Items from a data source
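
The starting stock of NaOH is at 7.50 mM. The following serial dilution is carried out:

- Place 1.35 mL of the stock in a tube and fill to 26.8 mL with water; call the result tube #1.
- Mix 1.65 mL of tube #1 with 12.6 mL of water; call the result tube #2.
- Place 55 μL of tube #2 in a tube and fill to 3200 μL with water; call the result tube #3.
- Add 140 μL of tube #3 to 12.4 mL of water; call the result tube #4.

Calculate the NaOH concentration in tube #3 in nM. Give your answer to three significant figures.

Step 1: 1.35 mL brought to 26.8 mL → factor 26.8/1.35 = 19.852
Step 2: 1.65 mL + 12.6 mL = 14.25 mL total → factor 14.25/1.65 = 8.6364
Step 3: 55 μL brought to 3200 μL → factor 3200/55 = 58.182
Dilution factor through tube #3 = 19.852 × 8.6364 × 58.182 = 9975.1
[tube #3] = 7.50 mM / 9975.1 = 0.0007519 mM = 752 nM

752 nM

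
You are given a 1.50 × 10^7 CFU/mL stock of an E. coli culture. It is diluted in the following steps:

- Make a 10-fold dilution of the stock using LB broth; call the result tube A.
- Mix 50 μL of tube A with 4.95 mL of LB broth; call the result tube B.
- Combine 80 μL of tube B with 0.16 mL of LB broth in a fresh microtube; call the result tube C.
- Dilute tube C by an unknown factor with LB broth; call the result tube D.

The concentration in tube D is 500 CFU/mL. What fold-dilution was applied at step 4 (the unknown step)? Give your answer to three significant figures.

Step 1: 10-fold → factor 10
Step 2: 50 μL + 4.95 mL = 5000 μL total → factor 5000/50 = 100
Step 3: 80 μL + 0.16 mL = 240 μL total → factor 240/80 = 3
Step 4: unknown factor x
Product of known-step factors = 3000
Overall factor = 1.50 × 10^7 CFU/mL / (500 CFU/mL) = 30000
x = 30000 / 3000 = 10.0

10.0-fold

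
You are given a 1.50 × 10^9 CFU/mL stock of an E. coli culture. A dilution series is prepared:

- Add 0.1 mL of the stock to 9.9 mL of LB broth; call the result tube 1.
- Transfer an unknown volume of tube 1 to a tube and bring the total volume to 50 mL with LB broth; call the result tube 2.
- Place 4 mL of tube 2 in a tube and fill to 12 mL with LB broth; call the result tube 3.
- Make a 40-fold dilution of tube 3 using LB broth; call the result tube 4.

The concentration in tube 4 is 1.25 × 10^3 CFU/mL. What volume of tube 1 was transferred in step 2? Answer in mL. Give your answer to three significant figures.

Step 1: 0.1 mL + 9.9 mL = 10 mL total → factor 10/0.1 = 100
Step 2: v brought to 50 mL → factor = 50 mL/v
Step 3: 4 mL brought to 12 mL → factor 12/4 = 3
Step 4: 40-fold → factor 40
Product of known-step factors = 12000
Overall factor = 1.50 × 10^9 CFU/mL / (1.25 × 10^3 CFU/mL) = 1.2 × 10^6
Step-2 factor = 1.2 × 10^6 / 12000 = 100
v = 50 mL / 100 = 0.500 mL

0.500 mL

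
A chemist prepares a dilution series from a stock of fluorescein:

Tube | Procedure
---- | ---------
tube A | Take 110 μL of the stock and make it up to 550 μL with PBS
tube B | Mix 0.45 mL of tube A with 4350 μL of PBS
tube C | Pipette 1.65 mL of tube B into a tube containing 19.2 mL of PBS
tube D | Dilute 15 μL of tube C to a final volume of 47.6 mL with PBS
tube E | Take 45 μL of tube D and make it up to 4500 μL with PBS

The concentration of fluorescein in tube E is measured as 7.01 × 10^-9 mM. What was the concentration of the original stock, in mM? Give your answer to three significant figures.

1.50 mM

Step 1: 110 μL brought to 550 μL → factor 550/110 = 5
Step 2: 0.45 mL + 4350 μL = 4.8 mL total → factor 4.8/0.45 = 10.667
Step 3: 1.65 mL + 19.2 mL = 20.85 mL total → factor 20.85/1.65 = 12.636
Step 4: 15 μL brought to 47.6 mL → factor 47600/15 = 3173.3
Step 5: 45 μL brought to 4500 μL → factor 4500/45 = 100
Overall dilution factor = 5 × 10.667 × 12.636 × 3173.3 × 100 = 2.1386 × 10^8
Stock = 7.01 × 10^-9 mM × 2.1386 × 10^8 = 1.50 mM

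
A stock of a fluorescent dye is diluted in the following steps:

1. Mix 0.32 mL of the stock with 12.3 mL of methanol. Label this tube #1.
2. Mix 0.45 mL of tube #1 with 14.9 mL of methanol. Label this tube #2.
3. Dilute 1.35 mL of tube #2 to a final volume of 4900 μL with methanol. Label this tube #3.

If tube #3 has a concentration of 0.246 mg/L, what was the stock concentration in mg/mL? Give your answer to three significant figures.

1.20 mg/mL

Step 1: 0.32 mL + 12.3 mL = 12.62 mL total → factor 12.62/0.32 = 39.438
Step 2: 0.45 mL + 14.9 mL = 15.35 mL total → factor 15.35/0.45 = 34.111
Step 3: 1.35 mL brought to 4900 μL → factor 4.9/1.35 = 3.6296
Overall dilution factor = 39.438 × 34.111 × 3.6296 = 4882.8
Stock = 0.246 mg/L × 4882.8 = 1201 mg/L = 1.20 mg/mL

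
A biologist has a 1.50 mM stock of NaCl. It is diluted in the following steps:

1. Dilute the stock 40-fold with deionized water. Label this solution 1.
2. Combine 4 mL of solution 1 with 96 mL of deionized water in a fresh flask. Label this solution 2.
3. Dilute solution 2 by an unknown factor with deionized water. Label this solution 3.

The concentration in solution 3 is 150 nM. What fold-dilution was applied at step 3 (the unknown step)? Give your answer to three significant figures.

10.0-fold

Step 1: 40-fold → factor 40
Step 2: 4 mL + 96 mL = 100 mL total → factor 100/4 = 25
Step 3: unknown factor x
Product of known-step factors = 1000
Overall factor = 1.50 mM / (150 nM) = 10000
x = 10000 / 1000 = 10.0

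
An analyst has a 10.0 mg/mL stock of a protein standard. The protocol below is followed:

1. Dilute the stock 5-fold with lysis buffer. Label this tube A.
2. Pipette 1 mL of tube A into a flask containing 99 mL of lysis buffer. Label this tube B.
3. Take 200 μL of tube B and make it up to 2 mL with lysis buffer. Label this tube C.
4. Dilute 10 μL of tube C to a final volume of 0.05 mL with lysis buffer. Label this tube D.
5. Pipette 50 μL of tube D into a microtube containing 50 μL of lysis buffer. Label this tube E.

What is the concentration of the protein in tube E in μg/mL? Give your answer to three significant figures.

Step 1: 5-fold → factor 5
Step 2: 1 mL + 99 mL = 100 mL total → factor 100/1 = 100
Step 3: 200 μL brought to 2 mL → factor 2000/200 = 10
Step 4: 10 μL brought to 0.05 mL → factor 50/10 = 5
Step 5: 50 μL + 50 μL = 100 μL total → factor 100/50 = 2
Overall dilution factor = 5 × 100 × 10 × 5 × 2 = 50000
Final = 10.0 mg/mL / 50000 = 0.0002000 mg/mL = 0.200 μg/mL

0.200 μg/mL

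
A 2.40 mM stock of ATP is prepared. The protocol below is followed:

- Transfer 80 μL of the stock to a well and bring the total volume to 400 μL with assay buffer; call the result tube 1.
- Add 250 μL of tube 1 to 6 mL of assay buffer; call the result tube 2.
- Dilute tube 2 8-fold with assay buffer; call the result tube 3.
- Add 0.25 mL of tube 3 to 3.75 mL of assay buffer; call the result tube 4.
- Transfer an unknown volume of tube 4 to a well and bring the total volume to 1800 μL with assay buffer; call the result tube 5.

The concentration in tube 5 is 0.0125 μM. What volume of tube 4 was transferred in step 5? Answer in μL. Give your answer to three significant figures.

Step 1: 80 μL brought to 400 μL → factor 400/80 = 5
Step 2: 250 μL + 6 mL = 6250 μL total → factor 6250/250 = 25
Step 3: 8-fold → factor 8
Step 4: 0.25 mL + 3.75 mL = 4 mL total → factor 4/0.25 = 16
Step 5: v brought to 1800 μL → factor = 1800 μL/v
Product of known-step factors = 16000
Overall factor = 2.40 mM / (0.0125 μM) = 1.92 × 10^5
Step-5 factor = 1.92 × 10^5 / 16000 = 12
v = 1800 μL / 12 = 150 μL

150 μL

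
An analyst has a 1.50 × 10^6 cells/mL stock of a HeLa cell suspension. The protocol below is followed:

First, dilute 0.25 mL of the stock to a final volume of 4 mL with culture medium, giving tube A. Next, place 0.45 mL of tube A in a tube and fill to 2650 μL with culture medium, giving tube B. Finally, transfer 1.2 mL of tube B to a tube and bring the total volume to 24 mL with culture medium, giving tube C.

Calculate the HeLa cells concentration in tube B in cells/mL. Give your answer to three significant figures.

1.59 × 10^4 cells/mL

Step 1: 0.25 mL brought to 4 mL → factor 4/0.25 = 16
Step 2: 0.45 mL brought to 2650 μL → factor 2.65/0.45 = 5.8889
Dilution factor through tube B = 16 × 5.8889 = 94.222
[tube B] = 1.50 × 10^6 cells/mL / 94.222 = 1.59 × 10^4 cells/mL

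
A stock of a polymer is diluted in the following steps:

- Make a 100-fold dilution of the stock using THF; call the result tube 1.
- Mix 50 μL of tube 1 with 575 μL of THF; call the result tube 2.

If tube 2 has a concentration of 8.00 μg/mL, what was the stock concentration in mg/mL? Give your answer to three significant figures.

Step 1: 100-fold → factor 100
Step 2: 50 μL + 575 μL = 625 μL total → factor 625/50 = 12.5
Overall dilution factor = 100 × 12.5 = 1250
Stock = 8.00 μg/mL × 1250 = 1.000 × 10^4 μg/mL = 10.0 mg/mL

10.0 mg/mL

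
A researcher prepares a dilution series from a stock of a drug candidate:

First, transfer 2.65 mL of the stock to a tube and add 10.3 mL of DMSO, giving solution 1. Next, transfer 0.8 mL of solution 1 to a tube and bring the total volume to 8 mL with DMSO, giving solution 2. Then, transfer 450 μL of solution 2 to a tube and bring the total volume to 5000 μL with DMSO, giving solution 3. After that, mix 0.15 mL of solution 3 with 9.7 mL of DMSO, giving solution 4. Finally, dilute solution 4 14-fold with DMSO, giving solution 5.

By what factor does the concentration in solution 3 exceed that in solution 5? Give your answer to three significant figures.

Step 1: 2.65 mL + 10.3 mL = 12.95 mL total → factor 12.95/2.65 = 4.8868
Step 2: 0.8 mL brought to 8 mL → factor 8/0.8 = 10
Step 3: 450 μL brought to 5000 μL → factor 5000/450 = 11.111
Step 4: 0.15 mL + 9.7 mL = 9.85 mL total → factor 9.85/0.15 = 65.667
Step 5: 14-fold → factor 14
Dilution factor to solution 3 = 542.98; to solution 5 = 4.9918 × 10^5
[solution 3]/[solution 5] = (factor to solution 5)/(factor to solution 3) = 4.9918 × 10^5/542.98 = 919

919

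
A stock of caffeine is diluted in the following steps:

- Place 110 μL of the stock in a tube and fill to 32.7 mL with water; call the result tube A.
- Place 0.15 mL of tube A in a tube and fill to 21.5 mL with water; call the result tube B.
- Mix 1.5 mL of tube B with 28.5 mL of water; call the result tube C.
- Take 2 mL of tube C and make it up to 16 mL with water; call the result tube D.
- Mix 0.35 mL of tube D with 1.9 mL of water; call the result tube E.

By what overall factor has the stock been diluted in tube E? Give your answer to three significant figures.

4.38 × 10^7

Step 1: 110 μL brought to 32.7 mL → factor 32700/110 = 297.27
Step 2: 0.15 mL brought to 21.5 mL → factor 21.5/0.15 = 143.33
Step 3: 1.5 mL + 28.5 mL = 30 mL total → factor 30/1.5 = 20
Step 4: 2 mL brought to 16 mL → factor 16/2 = 8
Step 5: 0.35 mL + 1.9 mL = 2.25 mL total → factor 2.25/0.35 = 6.4286
Overall dilution factor = 297.27 × 143.33 × 20 × 8 × 6.4286 = 4.3826 × 10^7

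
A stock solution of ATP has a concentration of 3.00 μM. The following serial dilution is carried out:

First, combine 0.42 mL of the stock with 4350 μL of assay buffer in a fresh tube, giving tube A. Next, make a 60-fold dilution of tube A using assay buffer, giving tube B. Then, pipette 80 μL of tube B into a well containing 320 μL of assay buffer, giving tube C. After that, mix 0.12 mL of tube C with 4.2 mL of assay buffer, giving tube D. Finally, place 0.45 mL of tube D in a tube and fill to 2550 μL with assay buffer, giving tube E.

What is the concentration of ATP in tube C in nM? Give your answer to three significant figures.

Step 1: 0.42 mL + 4350 μL = 4.77 mL total → factor 4.77/0.42 = 11.357
Step 2: 60-fold → factor 60
Step 3: 80 μL + 320 μL = 400 μL total → factor 400/80 = 5
Dilution factor through tube C = 11.357 × 60 × 5 = 3407.1
[tube C] = 3.00 μM / 3407.1 = 0.0008805 μM = 0.881 nM

0.881 nM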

Exercise instructions: Counting only lines that hold the word "below", state how many there are in the data. Write the number alone.

Task response: 3